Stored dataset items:
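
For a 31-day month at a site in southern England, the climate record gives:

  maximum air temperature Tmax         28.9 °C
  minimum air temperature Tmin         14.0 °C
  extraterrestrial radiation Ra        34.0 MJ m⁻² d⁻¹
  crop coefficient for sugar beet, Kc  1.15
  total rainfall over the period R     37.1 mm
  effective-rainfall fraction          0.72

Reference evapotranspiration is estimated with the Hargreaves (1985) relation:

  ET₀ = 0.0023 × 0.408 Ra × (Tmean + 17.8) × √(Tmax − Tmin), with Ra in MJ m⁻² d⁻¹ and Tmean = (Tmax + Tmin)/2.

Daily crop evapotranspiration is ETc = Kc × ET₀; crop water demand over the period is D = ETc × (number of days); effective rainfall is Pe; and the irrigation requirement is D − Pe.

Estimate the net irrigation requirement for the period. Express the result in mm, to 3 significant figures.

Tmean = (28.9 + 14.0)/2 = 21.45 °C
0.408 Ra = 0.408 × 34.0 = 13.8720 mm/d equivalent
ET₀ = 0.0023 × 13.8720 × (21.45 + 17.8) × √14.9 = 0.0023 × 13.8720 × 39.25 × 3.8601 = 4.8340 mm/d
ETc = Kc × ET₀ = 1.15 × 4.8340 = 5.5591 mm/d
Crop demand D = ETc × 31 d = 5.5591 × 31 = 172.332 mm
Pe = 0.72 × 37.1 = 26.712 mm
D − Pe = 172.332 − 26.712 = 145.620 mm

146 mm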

==

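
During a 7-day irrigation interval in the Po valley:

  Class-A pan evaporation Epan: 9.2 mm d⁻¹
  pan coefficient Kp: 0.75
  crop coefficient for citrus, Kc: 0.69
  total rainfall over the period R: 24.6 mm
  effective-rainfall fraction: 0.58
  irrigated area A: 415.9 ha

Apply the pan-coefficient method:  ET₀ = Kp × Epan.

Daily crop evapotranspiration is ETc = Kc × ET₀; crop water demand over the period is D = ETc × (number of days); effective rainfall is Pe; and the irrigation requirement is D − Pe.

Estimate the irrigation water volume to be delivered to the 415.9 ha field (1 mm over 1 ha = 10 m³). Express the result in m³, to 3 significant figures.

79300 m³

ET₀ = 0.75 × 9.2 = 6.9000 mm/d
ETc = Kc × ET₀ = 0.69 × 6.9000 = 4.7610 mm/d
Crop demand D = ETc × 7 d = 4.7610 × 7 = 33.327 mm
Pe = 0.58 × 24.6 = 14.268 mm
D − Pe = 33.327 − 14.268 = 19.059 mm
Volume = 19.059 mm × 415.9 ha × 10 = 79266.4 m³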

**DESCRIPTION OF THE TASK**
Return each line among the entries that holds the word "effective".

**TASK RESPONSE**
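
  effective-rainfall fraction          0.72
Daily crop evapotranspiration is ETc = Kc × ET₀; crop water demand over the period is D = ETc × (number of days); effective rainfall is Pe; and the irrigation requirement is D − Pe.
  effective-rainfall fraction: 0.58
Daily crop evapotranspiration is ETc = Kc × ET₀; crop water demand over the period is D = ETc × (number of days); effective rainfall is Pe; and the irrigation requirement is D − Pe.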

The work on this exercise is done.